• What to do: Produce an exact copy of the lines from the line that contains "The current price of a stock is £40.00." to the end of the listing below.

-*-

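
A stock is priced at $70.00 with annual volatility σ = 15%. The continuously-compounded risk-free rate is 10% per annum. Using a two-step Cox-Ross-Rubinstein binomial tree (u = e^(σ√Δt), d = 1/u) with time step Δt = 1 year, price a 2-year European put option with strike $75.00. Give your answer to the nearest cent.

CRR parameters: u = e^(σ√Δt) = e^(0.15·√1) = 1.1618, d = 1/u = 0.8607
Per-period rate: rΔt = 0.1·1 = 0.1, so R = e^0.1 = 1.1052
Risk-neutral probability p = (e^0.1 − 0.8607)/(1.1618 − 0.8607) = 0.2445/0.3011 = 0.8118
Terminal stock prices: S_uu = 94.49, S_ud = 70, S_dd = 51.86
Terminal payoffs (K − S): max(-19.49, 0) = 0, max(5, 0) = 5, max(23.14, 0) = 23.14
Node u (S = 81.33): V_u = e^(−0.1)·[0.8118·0.0000 + 0.1882·5.0000] = 0.8513
Node d (S = 60.25): V_d = e^(−0.1)·[0.8118·5.0000 + 0.1882·23.1427] = 7.6132
Node 0 (S = 70): V_0 = e^(−0.1)·[0.8118·0.8513 + 0.1882·7.6132] = 1.9216

$1.92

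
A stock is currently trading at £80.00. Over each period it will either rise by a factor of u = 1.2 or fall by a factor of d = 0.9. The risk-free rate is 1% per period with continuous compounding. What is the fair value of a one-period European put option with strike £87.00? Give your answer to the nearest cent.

Risk-neutral probability p = (e^0.01 − 0.9)/(1.2 − 0.9) = 0.1101/0.3000 = 0.3668
Terminal stock prices: S_u = 96, S_d = 72
Terminal payoffs (K − S): max(-9, 0) = 0, max(15, 0) = 15
Node 0 (S = 80): V_0 = e^(−0.01)·[0.3668·0.0000 + 0.6332·15.0000] = 9.4030

£9.40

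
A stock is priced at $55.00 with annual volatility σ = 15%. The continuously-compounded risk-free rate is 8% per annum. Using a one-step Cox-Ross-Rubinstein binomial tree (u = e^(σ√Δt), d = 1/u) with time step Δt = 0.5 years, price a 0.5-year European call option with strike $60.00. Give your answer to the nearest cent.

CRR parameters: u = e^(σ√Δt) = e^(0.15·√0.5) = 1.1119, d = 1/u = 0.8994
Per-period rate: rΔt = 0.08·0.5 = 0.04, so R = e^0.04 = 1.0408
Risk-neutral probability p = (e^0.04 − 0.8994)/(1.1119 − 0.8994) = 0.1414/0.2125 = 0.6655
Terminal stock prices: S_u = 61.15, S_d = 49.47
Terminal payoffs (S − K): max(1.154, 0) = 1.154, max(-10.53, 0) = 0
Node 0 (S = 55): V_0 = e^(−0.04)·[0.6655·1.1542 + 0.3345·0.0000] = 0.7381

$0.74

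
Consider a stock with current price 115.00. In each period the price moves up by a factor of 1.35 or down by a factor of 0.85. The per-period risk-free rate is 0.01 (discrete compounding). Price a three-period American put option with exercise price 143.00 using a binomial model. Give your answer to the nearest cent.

Risk-neutral probability p = (1 + 0.01 − 0.85)/(1.35 − 0.85) = 0.1600/0.5000 = 0.3200
Terminal stock prices: S_uuu = 282.9, S_uud = 178.1, S_udd = 112.2, S_ddd = 70.62
Terminal payoffs (K − S): max(-139.9, 0) = 0, max(-35.15, 0) = 0, max(30.83, 0) = 30.83, max(72.38, 0) = 72.38
Node uu (S = 209.6): continuation = 1/1.01·[0.3200·0.0000 + 0.6800·0.0000] = 0.0000; exercise value = 0.0000 ≤ continuation, so V_uu = 0.0000
Node ud (S = 132): continuation = 1/1.01·[0.3200·0.0000 + 0.6800·30.8319] = 20.7581; exercise value = 11.0375 ≤ continuation, so V_ud = 20.7581
Node dd (S = 83.09): continuation = 1/1.01·[0.3200·30.8319 + 0.6800·72.3756] = 58.4967; exercise value = 59.9125 > continuation, so V_dd = 59.9125 (exercise)
Node u (S = 155.2): continuation = 1/1.01·[0.3200·0.0000 + 0.6800·20.7581] = 13.9757; exercise value = 0.0000 ≤ continuation, so V_u = 13.9757
Node d (S = 97.75): continuation = 1/1.01·[0.3200·20.7581 + 0.6800·59.9125] = 46.9140; exercise value = 45.2500 ≤ continuation, so V_d = 46.9140
Node 0 (S = 115): continuation = 1/1.01·[0.3200·13.9757 + 0.6800·46.9140] = 36.0136; exercise value = 28.0000 ≤ continuation, so V_0 = 36.0136

36.01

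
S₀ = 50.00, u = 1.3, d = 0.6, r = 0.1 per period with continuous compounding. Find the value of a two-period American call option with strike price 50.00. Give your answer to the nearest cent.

14.71

Risk-neutral probability p = (e^0.1 − 0.6)/(1.3 − 0.6) = 0.5052/0.7000 = 0.7217
Terminal stock prices: S_uu = 84.5, S_ud = 39, S_dd = 18
Terminal payoffs (S − K): max(34.5, 0) = 34.5, max(-11, 0) = 0, max(-32, 0) = 0
Node u (S = 65): continuation = e^(−0.1)·[0.7217·34.5000 + 0.2783·0.0000] = 22.5284; exercise value = 15.0000 ≤ continuation, so V_u = 22.5284
Node d (S = 30): continuation = e^(−0.1)·[0.7217·0.0000 + 0.2783·0.0000] = 0.0000; exercise value = 0.0000 ≤ continuation, so V_d = 0.0000
Node 0 (S = 50): continuation = e^(−0.1)·[0.7217·22.5284 + 0.2783·0.0000] = 14.7110; exercise value = 0.0000 ≤ continuation, so V_0 = 14.7110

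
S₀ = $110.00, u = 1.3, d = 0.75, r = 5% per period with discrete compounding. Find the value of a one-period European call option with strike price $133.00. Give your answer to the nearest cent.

Risk-neutral probability p = (1 + 0.05 − 0.75)/(1.3 − 0.75) = 0.3000/0.5500 = 0.5455
Terminal stock prices: S_u = 143, S_d = 82.5
Terminal payoffs (S − K): max(10, 0) = 10, max(-50.5, 0) = 0
Node 0 (S = 110): V_0 = 1/1.05·[0.5455·10.0000 + 0.4545·0.0000] = 5.1948

$5.19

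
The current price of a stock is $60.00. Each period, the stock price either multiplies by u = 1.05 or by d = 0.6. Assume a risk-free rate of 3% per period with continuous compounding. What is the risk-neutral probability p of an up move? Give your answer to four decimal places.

p = 0.9566

Risk-neutral probability p = (e^0.03 − 0.6)/(1.05 − 0.6) = 0.4305/0.4500 = 0.9566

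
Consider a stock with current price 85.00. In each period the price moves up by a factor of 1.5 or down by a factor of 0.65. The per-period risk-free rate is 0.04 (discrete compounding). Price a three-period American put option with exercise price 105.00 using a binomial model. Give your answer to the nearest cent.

Risk-neutral probability p = (1 + 0.04 − 0.65)/(1.5 − 0.65) = 0.3900/0.8500 = 0.4588
Terminal stock prices: S_uuu = 286.9, S_uud = 124.3, S_udd = 53.87, S_ddd = 23.34
Terminal payoffs (K − S): max(-181.9, 0) = 0, max(-19.31, 0) = 0, max(51.13, 0) = 51.13, max(81.66, 0) = 81.66
Node uu (S = 191.2): continuation = 1/1.04·[0.4588·0.0000 + 0.5412·0.0000] = 0.0000; exercise value = 0.0000 ≤ continuation, so V_uu = 0.0000
Node ud (S = 82.88): continuation = 1/1.04·[0.4588·0.0000 + 0.5412·51.1312] = 26.6068; exercise value = 22.1250 ≤ continuation, so V_ud = 26.6068
Node dd (S = 35.91): continuation = 1/1.04·[0.4588·51.1312 + 0.5412·81.6569] = 65.0490; exercise value = 69.0875 > continuation, so V_dd = 69.0875 (exercise)
Node u (S = 127.5): continuation = 1/1.04·[0.4588·0.0000 + 0.5412·26.6068] = 13.8451; exercise value = 0.0000 ≤ continuation, so V_u = 13.8451
Node d (S = 55.25): continuation = 1/1.04·[0.4588·26.6068 + 0.5412·69.0875] = 47.6888; exercise value = 49.7500 > continuation, so V_d = 49.7500 (exercise)
Node 0 (S = 85): continuation = 1/1.04·[0.4588·13.8451 + 0.5412·49.7500] = 31.9962; exercise value = 20.0000 ≤ continuation, so V_0 = 31.9962

32.00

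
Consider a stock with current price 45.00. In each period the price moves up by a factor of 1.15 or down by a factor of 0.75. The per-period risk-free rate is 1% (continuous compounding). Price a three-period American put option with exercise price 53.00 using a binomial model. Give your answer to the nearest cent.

11.03

Risk-neutral probability p = (e^0.01 − 0.75)/(1.15 − 0.75) = 0.2601/0.4000 = 0.6501
Terminal stock prices: S_uuu = 68.44, S_uud = 44.63, S_udd = 29.11, S_ddd = 18.98
Terminal payoffs (K − S): max(-15.44, 0) = 0, max(8.366, 0) = 8.366, max(23.89, 0) = 23.89, max(34.02, 0) = 34.02
Node uu (S = 59.51): continuation = e^(−0.01)·[0.6501·0.0000 + 0.3499·8.3656] = 2.8978; exercise value = 0.0000 ≤ continuation, so V_uu = 2.8978
Node ud (S = 38.81): continuation = e^(−0.01)·[0.6501·8.3656 + 0.3499·23.8906] = 13.6601; exercise value = 14.1875 > continuation, so V_ud = 14.1875 (exercise)
Node dd (S = 25.31): continuation = e^(−0.01)·[0.6501·23.8906 + 0.3499·34.0156] = 27.1601; exercise value = 27.6875 > continuation, so V_dd = 27.6875 (exercise)
Node u (S = 51.75): continuation = e^(−0.01)·[0.6501·2.8978 + 0.3499·14.1875] = 6.7796; exercise value = 1.2500 ≤ continuation, so V_u = 6.7796
Node d (S = 33.75): continuation = e^(−0.01)·[0.6501·14.1875 + 0.3499·27.6875] = 18.7226; exercise value = 19.2500 > continuation, so V_d = 19.2500 (exercise)
Node 0 (S = 45): continuation = e^(−0.01)·[0.6501·6.7796 + 0.3499·19.2500] = 11.0318; exercise value = 8.0000 ≤ continuation, so V_0 = 11.0318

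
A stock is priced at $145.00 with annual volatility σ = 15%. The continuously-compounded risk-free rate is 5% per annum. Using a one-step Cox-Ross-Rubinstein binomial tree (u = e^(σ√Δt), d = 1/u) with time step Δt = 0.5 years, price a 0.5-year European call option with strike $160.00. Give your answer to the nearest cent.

CRR parameters: u = e^(σ√Δt) = e^(0.15·√0.5) = 1.1119, d = 1/u = 0.8994
Per-period rate: rΔt = 0.05·0.5 = 0.025, so R = e^0.025 = 1.0253
Risk-neutral probability p = (e^0.025 − 0.8994)/(1.1119 − 0.8994) = 0.1259/0.2125 = 0.5926
Terminal stock prices: S_u = 161.2, S_d = 130.4
Terminal payoffs (S − K): max(1.225, 0) = 1.225, max(-29.59, 0) = 0
Node 0 (S = 145): V_0 = e^(−0.025)·[0.5926·1.2248 + 0.4074·0.0000] = 0.7079

$0.71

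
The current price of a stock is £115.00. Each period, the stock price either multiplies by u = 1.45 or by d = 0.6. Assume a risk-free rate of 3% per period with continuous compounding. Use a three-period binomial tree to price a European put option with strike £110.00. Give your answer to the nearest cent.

Risk-neutral probability p = (e^0.03 − 0.6)/(1.45 − 0.6) = 0.4305/0.8500 = 0.5064
Terminal stock prices: S_uuu = 350.6, S_uud = 145.1, S_udd = 60.03, S_ddd = 24.84
Terminal payoffs (K − S): max(-240.6, 0) = 0, max(-35.07, 0) = 0, max(49.97, 0) = 49.97, max(85.16, 0) = 85.16
Node uu (S = 241.8): V_uu = e^(−0.03)·[0.5064·0.0000 + 0.4936·0.0000] = 0.0000
Node ud (S = 100): V_ud = e^(−0.03)·[0.5064·0.0000 + 0.4936·49.9700] = 23.9354
Node dd (S = 41.4): V_dd = e^(−0.03)·[0.5064·49.9700 + 0.4936·85.1600] = 65.3490
Node u (S = 166.8): V_u = e^(−0.03)·[0.5064·0.0000 + 0.4936·23.9354] = 11.4649
Node d (S = 69): V_d = e^(−0.03)·[0.5064·23.9354 + 0.4936·65.3490] = 43.0649
Node 0 (S = 115): V_0 = e^(−0.03)·[0.5064·11.4649 + 0.4936·43.0649] = 26.2623

£26.26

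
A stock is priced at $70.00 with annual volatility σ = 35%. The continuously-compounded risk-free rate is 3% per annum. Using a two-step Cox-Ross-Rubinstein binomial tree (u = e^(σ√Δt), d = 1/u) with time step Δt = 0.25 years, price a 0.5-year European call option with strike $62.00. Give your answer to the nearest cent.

CRR parameters: u = e^(σ√Δt) = e^(0.35·√0.25) = 1.1912, d = 1/u = 0.8395
Per-period rate: rΔt = 0.03·0.25 = 0.0075, so R = e^0.0075 = 1.0075
Risk-neutral probability p = (e^0.0075 − 0.8395)/(1.1912 − 0.8395) = 0.1681/0.3518 = 0.4778
Terminal stock prices: S_uu = 99.33, S_ud = 70, S_dd = 49.33
Terminal payoffs (S − K): max(37.33, 0) = 37.33, max(8, 0) = 8, max(-12.67, 0) = 0
Node u (S = 83.39): V_u = e^(−0.0075)·[0.4778·37.3347 + 0.5222·8.0000] = 21.8505
Node d (S = 58.76): V_d = e^(−0.0075)·[0.4778·8.0000 + 0.5222·0.0000] = 3.7935
Node 0 (S = 70): V_0 = e^(−0.0075)·[0.4778·21.8505 + 0.5222·3.7935] = 12.3276

$12.33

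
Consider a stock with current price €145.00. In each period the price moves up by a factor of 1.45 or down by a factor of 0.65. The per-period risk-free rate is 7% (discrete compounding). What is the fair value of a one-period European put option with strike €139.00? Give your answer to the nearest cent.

€19.87

Risk-neutral probability p = (1 + 0.07 − 0.65)/(1.45 − 0.65) = 0.4200/0.8000 = 0.5250
Terminal stock prices: S_u = 210.2, S_d = 94.25
Terminal payoffs (K − S): max(-71.25, 0) = 0, max(44.75, 0) = 44.75
Node 0 (S = 145): V_0 = 1/1.07·[0.5250·0.0000 + 0.4750·44.7500] = 19.8657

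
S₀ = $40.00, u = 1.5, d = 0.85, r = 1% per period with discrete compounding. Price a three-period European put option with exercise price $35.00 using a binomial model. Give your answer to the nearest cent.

Risk-neutral probability p = (1 + 0.01 − 0.85)/(1.5 − 0.85) = 0.1600/0.6500 = 0.2462
Terminal stock prices: S_uuu = 135, S_uud = 76.5, S_udd = 43.35, S_ddd = 24.56
Terminal payoffs (K − S): max(-100, 0) = 0, max(-41.5, 0) = 0, max(-8.35, 0) = 0, max(10.44, 0) = 10.44
Node uu (S = 90): V_uu = 1/1.01·[0.2462·0.0000 + 0.7538·0.0000] = 0.0000
Node ud (S = 51): V_ud = 1/1.01·[0.2462·0.0000 + 0.7538·0.0000] = 0.0000
Node dd (S = 28.9): V_dd = 1/1.01·[0.2462·0.0000 + 0.7538·10.4350] = 7.7885
Node u (S = 60): V_u = 1/1.01·[0.2462·0.0000 + 0.7538·0.0000] = 0.0000
Node d (S = 34): V_d = 1/1.01·[0.2462·0.0000 + 0.7538·7.7885] = 5.8132
Node 0 (S = 40): V_0 = 1/1.01·[0.2462·0.0000 + 0.7538·5.8132] = 4.3389

$4.34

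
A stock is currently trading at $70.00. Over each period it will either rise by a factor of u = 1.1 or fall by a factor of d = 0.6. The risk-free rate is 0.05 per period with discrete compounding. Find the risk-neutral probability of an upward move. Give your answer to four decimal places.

p = 0.9000

Risk-neutral probability p = (1 + 0.05 − 0.6)/(1.1 − 0.6) = 0.4500/0.5000 = 0.9000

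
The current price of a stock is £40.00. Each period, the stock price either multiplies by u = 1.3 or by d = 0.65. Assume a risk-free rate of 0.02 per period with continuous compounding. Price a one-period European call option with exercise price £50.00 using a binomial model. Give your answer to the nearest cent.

£1.12

Risk-neutral probability p = (e^0.02 − 0.65)/(1.3 − 0.65) = 0.3702/0.6500 = 0.5695
Terminal stock prices: S_u = 52, S_d = 26
Terminal payoffs (S − K): max(2, 0) = 2, max(-24, 0) = 0
Node 0 (S = 40): V_0 = e^(−0.02)·[0.5695·2.0000 + 0.4305·0.0000] = 1.1165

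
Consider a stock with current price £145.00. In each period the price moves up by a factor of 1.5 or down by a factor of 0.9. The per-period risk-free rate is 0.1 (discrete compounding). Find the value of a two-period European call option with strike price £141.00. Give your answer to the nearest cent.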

-*-

• Worked solution:
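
The current price of a stock is £40.00. Each period, the stock price either multiplies by u = 1.3 or by d = 0.65. Assume a risk-free rate of 0.02 per period with continuous compounding. Price a one-period European call option with exercise price £50.00 using a binomial model. Give your answer to the nearest cent.

£1.12

Risk-neutral probability p = (e^0.02 − 0.65)/(1.3 − 0.65) = 0.3702/0.6500 = 0.5695
Terminal stock prices: S_u = 52, S_d = 26
Terminal payoffs (S − K): max(2, 0) = 2, max(-24, 0) = 0
Node 0 (S = 40): V_0 = e^(−0.02)·[0.5695·2.0000 + 0.4305·0.0000] = 1.1165

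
Consider a stock with current price £145.00. In each period the price moves up by a factor of 1.5 or down by a factor of 0.9. The per-period risk-free rate is 0.1 (discrete compounding). Find the value of a two-period European call option with strike price £141.00. Give your answer to the nearest cent.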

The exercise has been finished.